[To do]: Return the run of lines below that opens with the line containing "The 7×7 array" and closes with the line containing "E F G D - C B", keeping each one exact.

[Information supplied]:
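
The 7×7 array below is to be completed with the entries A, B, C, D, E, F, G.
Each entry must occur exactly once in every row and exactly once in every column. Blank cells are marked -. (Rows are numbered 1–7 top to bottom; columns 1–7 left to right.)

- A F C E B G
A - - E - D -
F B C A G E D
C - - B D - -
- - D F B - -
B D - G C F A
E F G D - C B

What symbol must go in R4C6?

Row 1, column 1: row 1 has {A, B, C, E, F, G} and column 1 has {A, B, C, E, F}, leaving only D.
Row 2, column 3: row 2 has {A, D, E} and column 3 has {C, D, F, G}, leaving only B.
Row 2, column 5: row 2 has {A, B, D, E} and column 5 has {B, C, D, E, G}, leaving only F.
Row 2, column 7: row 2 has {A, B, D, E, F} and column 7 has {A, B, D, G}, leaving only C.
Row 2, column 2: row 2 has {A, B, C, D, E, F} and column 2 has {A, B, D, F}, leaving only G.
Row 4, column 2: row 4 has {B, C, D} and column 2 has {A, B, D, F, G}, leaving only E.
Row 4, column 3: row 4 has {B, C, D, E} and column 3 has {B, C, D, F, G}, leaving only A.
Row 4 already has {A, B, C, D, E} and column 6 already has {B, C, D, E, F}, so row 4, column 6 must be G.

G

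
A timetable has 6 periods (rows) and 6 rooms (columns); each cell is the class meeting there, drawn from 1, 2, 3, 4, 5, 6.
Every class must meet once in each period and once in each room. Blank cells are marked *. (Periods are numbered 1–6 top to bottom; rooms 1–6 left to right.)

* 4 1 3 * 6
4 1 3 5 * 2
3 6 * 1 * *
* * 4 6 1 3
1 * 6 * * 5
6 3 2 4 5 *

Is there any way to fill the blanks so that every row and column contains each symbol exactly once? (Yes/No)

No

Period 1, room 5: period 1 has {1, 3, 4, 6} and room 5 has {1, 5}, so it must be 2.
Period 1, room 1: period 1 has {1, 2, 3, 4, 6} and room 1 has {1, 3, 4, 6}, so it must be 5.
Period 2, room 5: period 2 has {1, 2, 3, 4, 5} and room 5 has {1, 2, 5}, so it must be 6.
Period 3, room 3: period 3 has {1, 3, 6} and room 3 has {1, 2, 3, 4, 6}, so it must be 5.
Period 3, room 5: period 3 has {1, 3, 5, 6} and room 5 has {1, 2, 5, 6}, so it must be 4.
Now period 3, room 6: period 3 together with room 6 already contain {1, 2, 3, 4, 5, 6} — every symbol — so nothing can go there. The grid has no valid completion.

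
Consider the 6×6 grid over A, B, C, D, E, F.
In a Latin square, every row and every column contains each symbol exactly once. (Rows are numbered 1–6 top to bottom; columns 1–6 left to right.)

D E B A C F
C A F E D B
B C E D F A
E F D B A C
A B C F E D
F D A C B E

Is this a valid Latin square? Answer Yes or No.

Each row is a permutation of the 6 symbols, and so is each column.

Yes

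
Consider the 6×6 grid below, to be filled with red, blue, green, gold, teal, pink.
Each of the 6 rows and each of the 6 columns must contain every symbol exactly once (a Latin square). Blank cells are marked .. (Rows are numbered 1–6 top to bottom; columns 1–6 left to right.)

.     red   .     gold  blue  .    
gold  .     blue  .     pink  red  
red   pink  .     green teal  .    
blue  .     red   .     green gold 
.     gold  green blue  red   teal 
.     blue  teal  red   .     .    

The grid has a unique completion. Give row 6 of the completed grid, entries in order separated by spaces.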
...
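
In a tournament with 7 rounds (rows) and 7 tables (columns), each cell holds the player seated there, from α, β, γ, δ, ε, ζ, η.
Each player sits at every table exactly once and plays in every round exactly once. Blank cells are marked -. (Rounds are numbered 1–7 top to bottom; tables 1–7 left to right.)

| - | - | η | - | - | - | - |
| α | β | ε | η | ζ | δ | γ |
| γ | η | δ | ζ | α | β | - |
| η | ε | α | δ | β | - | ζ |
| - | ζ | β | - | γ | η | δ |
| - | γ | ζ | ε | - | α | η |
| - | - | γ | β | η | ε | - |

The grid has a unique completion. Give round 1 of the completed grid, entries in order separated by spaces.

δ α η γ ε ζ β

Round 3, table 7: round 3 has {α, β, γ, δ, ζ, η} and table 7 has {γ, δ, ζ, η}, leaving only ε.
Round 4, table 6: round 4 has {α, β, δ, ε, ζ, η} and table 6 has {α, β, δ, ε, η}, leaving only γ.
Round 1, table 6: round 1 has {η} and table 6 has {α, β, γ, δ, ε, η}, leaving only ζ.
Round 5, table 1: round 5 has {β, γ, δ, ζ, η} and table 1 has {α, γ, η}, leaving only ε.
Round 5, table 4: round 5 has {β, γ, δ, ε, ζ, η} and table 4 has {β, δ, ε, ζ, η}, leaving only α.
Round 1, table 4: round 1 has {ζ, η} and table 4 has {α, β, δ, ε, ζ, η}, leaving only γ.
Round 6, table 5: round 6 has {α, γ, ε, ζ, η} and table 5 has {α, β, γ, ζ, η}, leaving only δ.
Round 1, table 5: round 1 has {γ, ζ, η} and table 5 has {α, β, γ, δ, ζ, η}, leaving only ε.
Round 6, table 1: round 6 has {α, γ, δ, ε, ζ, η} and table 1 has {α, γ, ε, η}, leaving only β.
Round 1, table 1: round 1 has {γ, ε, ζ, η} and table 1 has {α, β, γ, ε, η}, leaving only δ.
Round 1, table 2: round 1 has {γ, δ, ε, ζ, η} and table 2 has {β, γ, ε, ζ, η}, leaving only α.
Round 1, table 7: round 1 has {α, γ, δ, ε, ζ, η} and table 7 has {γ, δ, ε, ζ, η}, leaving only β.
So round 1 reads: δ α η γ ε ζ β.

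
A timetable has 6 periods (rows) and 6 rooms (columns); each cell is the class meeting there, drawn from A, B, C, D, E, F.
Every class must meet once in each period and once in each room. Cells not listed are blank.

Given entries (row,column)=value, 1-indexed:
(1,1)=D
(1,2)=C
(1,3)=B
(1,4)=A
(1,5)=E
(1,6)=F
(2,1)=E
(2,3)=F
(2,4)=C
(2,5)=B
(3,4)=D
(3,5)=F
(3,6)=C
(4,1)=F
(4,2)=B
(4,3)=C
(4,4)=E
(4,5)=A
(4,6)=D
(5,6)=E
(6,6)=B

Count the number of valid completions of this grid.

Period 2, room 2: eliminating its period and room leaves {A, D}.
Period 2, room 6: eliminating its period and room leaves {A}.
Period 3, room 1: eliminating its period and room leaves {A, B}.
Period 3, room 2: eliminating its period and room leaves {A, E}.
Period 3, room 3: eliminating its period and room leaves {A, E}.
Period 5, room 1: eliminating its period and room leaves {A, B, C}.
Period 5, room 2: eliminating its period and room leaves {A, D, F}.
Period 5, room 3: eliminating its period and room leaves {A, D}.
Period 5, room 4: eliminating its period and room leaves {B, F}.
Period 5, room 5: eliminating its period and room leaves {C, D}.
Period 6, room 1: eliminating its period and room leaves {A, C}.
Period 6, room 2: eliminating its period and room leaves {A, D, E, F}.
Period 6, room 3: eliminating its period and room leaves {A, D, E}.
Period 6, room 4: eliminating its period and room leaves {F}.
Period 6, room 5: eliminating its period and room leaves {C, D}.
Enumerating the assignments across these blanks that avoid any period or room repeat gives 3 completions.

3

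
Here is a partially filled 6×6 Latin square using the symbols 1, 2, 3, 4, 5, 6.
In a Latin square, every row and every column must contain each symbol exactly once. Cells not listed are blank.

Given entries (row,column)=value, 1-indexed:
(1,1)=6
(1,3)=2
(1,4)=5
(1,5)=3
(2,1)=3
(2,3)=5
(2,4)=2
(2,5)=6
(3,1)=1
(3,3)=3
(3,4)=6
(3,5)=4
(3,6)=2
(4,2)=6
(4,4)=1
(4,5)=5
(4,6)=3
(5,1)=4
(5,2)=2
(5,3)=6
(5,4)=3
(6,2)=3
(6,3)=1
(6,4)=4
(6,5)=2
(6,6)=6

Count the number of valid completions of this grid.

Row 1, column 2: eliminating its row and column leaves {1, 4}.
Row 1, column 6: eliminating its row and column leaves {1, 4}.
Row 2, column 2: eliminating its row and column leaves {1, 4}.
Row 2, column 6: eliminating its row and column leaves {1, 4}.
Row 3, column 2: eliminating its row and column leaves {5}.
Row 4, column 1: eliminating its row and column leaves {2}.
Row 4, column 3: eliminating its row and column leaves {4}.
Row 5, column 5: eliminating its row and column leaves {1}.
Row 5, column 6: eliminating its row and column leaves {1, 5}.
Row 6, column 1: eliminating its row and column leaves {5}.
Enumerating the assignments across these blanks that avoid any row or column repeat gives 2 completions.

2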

[Response to this exercise]:
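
The 7×7 array below is to be completed with the entries A, B, C, D, E, F, G.
Each entry must occur exactly once in every row and exactly once in every column. Blank cells are marked -. (Rows are numbered 1–7 top to bottom; columns 1–7 left to right.)

- A F C E B G
A - - E - D -
F B C A G E D
C - - B D - -
- - D F B - -
B D - G C F A
E F G D - C B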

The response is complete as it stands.